§ **TASK INSTRUCTIONS**: Begin with the line containing "Dr. Aiko's clinic" and copy each line exactly through the last line of the entries, inclusive.

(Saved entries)
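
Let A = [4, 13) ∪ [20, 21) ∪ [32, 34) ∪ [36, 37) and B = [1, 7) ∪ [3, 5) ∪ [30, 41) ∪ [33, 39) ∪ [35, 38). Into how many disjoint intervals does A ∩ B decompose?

Second set merges to [1, 7), [30, 41).
A ∩ B = [4, 7), [32, 34), [36, 37).
That is 3 disjoint pieces.

3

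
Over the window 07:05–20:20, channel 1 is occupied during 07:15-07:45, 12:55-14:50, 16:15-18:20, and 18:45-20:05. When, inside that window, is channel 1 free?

07:05–07:15, 07:45–12:55, 14:50–16:15, 18:20–18:45, 20:05–20:20

The merged coverage is 07:15–07:45, 12:55–14:50, 16:15–18:20, 18:45–20:05.
Gaps within 07:05–20:20: 07:05–07:15, 07:45–12:55, 14:50–16:15, 18:20–18:45, 20:05–20:20.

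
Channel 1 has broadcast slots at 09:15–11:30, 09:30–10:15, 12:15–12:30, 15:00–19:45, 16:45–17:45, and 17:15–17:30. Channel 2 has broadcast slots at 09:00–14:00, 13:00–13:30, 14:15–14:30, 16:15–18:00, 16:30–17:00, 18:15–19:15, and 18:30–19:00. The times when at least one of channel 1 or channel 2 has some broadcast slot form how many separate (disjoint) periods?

3

A, merged: 09:15-11:30, 12:15-12:30, 15:00-19:45.
B, merged: 09:00-14:00, 14:15-14:30, 16:15-18:00, 18:15-19:15.
A ∪ B = 09:00-14:00, 14:15-14:30, 15:00-19:45.
That is 3 disjoint pieces.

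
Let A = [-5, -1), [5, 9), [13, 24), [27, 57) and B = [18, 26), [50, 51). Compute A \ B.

[-5, -1): nothing removed.
[5, 9): nothing removed.
[13, 24) \ B = [13, 18).
[27, 57) \ B = [27, 50), [51, 57).

[-5, -1) ∪ [5, 9) ∪ [13, 18) ∪ [27, 50) ∪ [51, 57)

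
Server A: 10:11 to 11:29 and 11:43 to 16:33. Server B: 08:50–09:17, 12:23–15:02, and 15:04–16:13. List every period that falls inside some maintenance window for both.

12:23–15:02, 15:04–16:13

10:11–11:29: no overlap with the second set.
11:43–16:33 meets the second set on 12:23–15:02, 15:04–16:13.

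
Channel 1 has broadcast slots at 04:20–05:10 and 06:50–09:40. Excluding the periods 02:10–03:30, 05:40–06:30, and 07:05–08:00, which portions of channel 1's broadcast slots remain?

04:20–05:10, 06:50–07:05, 08:00–09:40

04:20–05:10 is untouched.
06:50–09:40 with B removed leaves 06:50–07:05, 08:00–09:40.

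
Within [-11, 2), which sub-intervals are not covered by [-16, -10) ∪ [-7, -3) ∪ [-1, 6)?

Covered (merged): [-16, -10), [-7, -3), [-1, 6).
Uncovered inside [-11, 2): [-10, -7), [-3, -1).

[-10, -7) ∪ [-3, -1)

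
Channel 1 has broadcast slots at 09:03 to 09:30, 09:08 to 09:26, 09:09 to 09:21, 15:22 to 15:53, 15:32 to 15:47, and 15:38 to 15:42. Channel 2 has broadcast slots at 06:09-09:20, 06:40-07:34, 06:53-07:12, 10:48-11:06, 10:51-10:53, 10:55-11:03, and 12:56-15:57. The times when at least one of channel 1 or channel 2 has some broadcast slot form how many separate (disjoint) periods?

First set merges to 09:03–09:30, 15:22–15:53.
Second set merges to 06:09–09:20, 10:48–11:06, 12:56–15:57.
A ∪ B = 06:09–09:30, 10:48–11:06, 12:56–15:57.
That is 3 disjoint pieces.

3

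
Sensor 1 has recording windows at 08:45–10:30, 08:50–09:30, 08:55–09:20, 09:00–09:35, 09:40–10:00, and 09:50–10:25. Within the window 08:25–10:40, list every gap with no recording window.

08:25-08:45, 10:30-10:40

After merging, the occupied span is 08:45-10:30.
Complement within 08:25-10:40: 08:25-08:45, 10:30-10:40.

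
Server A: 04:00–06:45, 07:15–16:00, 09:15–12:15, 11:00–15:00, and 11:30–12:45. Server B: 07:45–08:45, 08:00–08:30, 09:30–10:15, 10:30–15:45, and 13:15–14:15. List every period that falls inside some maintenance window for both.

A, merged: 04:00-06:45, 07:15-16:00.
B, merged: 07:45-08:45, 09:30-10:15, 10:30-15:45.
04:00-06:45 meets no B interval.
07:15-16:00 ∩ B → 07:45-08:45, 09:30-10:15, 10:30-15:45.

07:45-08:45, 09:30-10:15, 10:30-15:45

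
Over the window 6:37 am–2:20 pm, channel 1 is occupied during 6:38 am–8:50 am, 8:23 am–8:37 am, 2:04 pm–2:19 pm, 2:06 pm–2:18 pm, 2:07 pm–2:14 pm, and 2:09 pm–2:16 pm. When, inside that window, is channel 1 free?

Covered (merged): 6:38 am–8:50 am, 2:04 pm–2:19 pm.
Uncovered inside 6:37 am–2:20 pm: 6:37 am–6:38 am, 8:50 am–2:04 pm, 2:19 pm–2:20 pm.

6:37 am–6:38 am, 8:50 am–2:04 pm, 2:19 pm–2:20 pm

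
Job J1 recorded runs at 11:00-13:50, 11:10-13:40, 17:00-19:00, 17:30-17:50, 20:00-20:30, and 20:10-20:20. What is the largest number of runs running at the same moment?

2

Walk the sorted start/end points keeping a running depth.
The depth first hits 2 at 11:10.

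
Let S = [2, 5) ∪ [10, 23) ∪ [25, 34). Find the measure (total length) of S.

Merged: [2, 5), [10, 23), [25, 34).
Lengths: 3 + 13 + 9 = 25.

25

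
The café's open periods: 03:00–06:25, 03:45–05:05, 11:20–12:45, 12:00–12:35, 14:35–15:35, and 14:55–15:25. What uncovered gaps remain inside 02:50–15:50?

The merged coverage is 03:00–06:25, 11:20–12:45, 14:35–15:35.
Complement within 02:50–15:50: 02:50–03:00, 06:25–11:20, 12:45–14:35, 15:35–15:50.

02:50–03:00, 06:25–11:20, 12:45–14:35, 15:35–15:50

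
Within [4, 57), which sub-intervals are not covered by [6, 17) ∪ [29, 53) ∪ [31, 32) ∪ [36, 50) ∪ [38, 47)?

[4, 6) ∪ [17, 29) ∪ [53, 57)

The merged coverage is [6, 17), [29, 53).
Gaps within [4, 57): [4, 6), [17, 29), [53, 57).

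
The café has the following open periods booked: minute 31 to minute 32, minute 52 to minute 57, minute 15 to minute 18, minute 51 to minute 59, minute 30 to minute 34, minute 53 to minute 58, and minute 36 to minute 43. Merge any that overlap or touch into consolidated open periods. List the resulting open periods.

minute 15 to minute 18, minute 30 to minute 34, minute 36 to minute 43, minute 51 to minute 59

Sort by start: minute 15 to minute 18, minute 30 to minute 34, minute 31 to minute 32, minute 36 to minute 43, minute 51 to minute 59, minute 52 to minute 57, minute 53 to minute 58.
minute 30 to minute 34 is disjoint → start new block.
minute 31 to minute 32 overlaps/touches minute 30 to minute 34 → extend to minute 30 to minute 34.
minute 36 to minute 43 is disjoint → start new block.
minute 51 to minute 59 is disjoint → start new block.
minute 52 to minute 57 overlaps/touches minute 51 to minute 59 → extend to minute 51 to minute 59.
minute 53 to minute 58 overlaps/touches minute 51 to minute 59 → extend to minute 51 to minute 59.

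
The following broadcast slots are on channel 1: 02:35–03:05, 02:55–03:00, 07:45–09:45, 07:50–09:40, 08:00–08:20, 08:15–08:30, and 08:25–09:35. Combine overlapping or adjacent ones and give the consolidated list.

02:55–03:00 overlaps/touches 02:35–03:05 → extend to 02:35–03:05.
07:45–09:45 is disjoint → start new block.
07:50–09:40 overlaps/touches 07:45–09:45 → extend to 07:45–09:45.
08:00–08:20 overlaps/touches 07:45–09:45 → extend to 07:45–09:45.
08:15–08:30 overlaps/touches 07:45–09:45 → extend to 07:45–09:45.
08:25–09:35 overlaps/touches 07:45–09:45 → extend to 07:45–09:45.

02:35–03:05, 07:45–09:45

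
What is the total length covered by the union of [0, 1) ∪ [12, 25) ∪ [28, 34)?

Merged: [0, 1), [12, 25), [28, 34).
Lengths: 1 + 13 + 6 = 20.

20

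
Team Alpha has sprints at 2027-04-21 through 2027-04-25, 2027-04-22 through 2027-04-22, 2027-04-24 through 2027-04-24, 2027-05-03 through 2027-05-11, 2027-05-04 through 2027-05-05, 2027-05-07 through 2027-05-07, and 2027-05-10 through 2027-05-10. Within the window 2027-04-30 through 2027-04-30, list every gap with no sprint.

The merged coverage is 2027-04-21 through 2027-04-25, 2027-05-03 through 2027-05-11.
Uncovered inside 2027-04-30 through 2027-04-30: 2027-04-30 through 2027-04-30.

2027-04-30 through 2027-04-30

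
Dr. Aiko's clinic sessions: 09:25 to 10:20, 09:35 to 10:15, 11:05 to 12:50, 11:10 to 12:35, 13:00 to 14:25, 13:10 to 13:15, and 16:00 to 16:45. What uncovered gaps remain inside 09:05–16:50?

Covered (merged): 09:25–10:20, 11:05–12:50, 13:00–14:25, 16:00–16:45.
Complement within 09:05–16:50: 09:05–09:25, 10:20–11:05, 12:50–13:00, 14:25–16:00, 16:45–16:50.

09:05–09:25, 10:20–11:05, 12:50–13:00, 14:25–16:00, 16:45–16:50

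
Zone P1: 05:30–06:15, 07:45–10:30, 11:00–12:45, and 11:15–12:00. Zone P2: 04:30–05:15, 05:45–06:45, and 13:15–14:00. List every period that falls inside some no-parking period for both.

05:45–06:15

A, merged: 05:30–06:15, 07:45–10:30, 11:00–12:45.
05:30–06:15 overlaps B on 05:45–06:15.
07:45–10:30 falls entirely outside B.
11:00–12:45 falls entirely outside B.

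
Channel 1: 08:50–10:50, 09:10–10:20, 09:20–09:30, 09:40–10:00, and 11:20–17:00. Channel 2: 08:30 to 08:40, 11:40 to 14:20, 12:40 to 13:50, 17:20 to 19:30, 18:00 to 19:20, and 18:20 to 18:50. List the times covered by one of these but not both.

A, merged: 08:50-10:50, 11:20-17:00.
B, merged: 08:30-08:40, 11:40-14:20, 17:20-19:30.
A but not B: 08:50-10:50, 11:20-11:40, 14:20-17:00.
B but not A: 08:30-08:40, 17:20-19:30.
Combining gives A △ B.

08:30-08:40, 08:50-10:50, 11:20-11:40, 14:20-17:00, 17:20-19:30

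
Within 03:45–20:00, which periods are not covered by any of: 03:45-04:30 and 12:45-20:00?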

§ **RESULT FOR THIS EXERCISE**:
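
Dr. Aiko's clinic sessions: 09:25 to 10:20, 09:35 to 10:15, 11:05 to 12:50, 11:10 to 12:35, 13:00 to 14:25, 13:10 to 13:15, and 16:00 to 16:45. What uncovered gaps remain inside 09:05–16:50?

Covered (merged): 09:25–10:20, 11:05–12:50, 13:00–14:25, 16:00–16:45.
Complement within 09:05–16:50: 09:05–09:25, 10:20–11:05, 12:50–13:00, 14:25–16:00, 16:45–16:50.

09:05–09:25, 10:20–11:05, 12:50–13:00, 14:25–16:00, 16:45–16:50

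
Zone P1: 05:30–06:15, 07:45–10:30, 11:00–12:45, and 11:15–12:00. Zone P2: 04:30–05:15, 05:45–06:45, and 13:15–14:00. List every period that falls inside some no-parking period for both.

05:45–06:15

A, merged: 05:30–06:15, 07:45–10:30, 11:00–12:45.
05:30–06:15 overlaps B on 05:45–06:15.
07:45–10:30 falls entirely outside B.
11:00–12:45 falls entirely outside B.

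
Channel 1: 08:50–10:50, 09:10–10:20, 09:20–09:30, 09:40–10:00, and 11:20–17:00. Channel 2: 08:30 to 08:40, 11:40 to 14:20, 12:40 to 13:50, 17:20 to 19:30, 18:00 to 19:20, and 18:20 to 18:50. List the times covered by one of these but not both.

A, merged: 08:50-10:50, 11:20-17:00.
B, merged: 08:30-08:40, 11:40-14:20, 17:20-19:30.
A but not B: 08:50-10:50, 11:20-11:40, 14:20-17:00.
B but not A: 08:30-08:40, 17:20-19:30.
Combining gives A △ B.

08:30-08:40, 08:50-10:50, 11:20-11:40, 14:20-17:00, 17:20-19:30

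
Within 03:45–20:00, which periods are not covered by any of: 03:45-04:30 and 12:45-20:00?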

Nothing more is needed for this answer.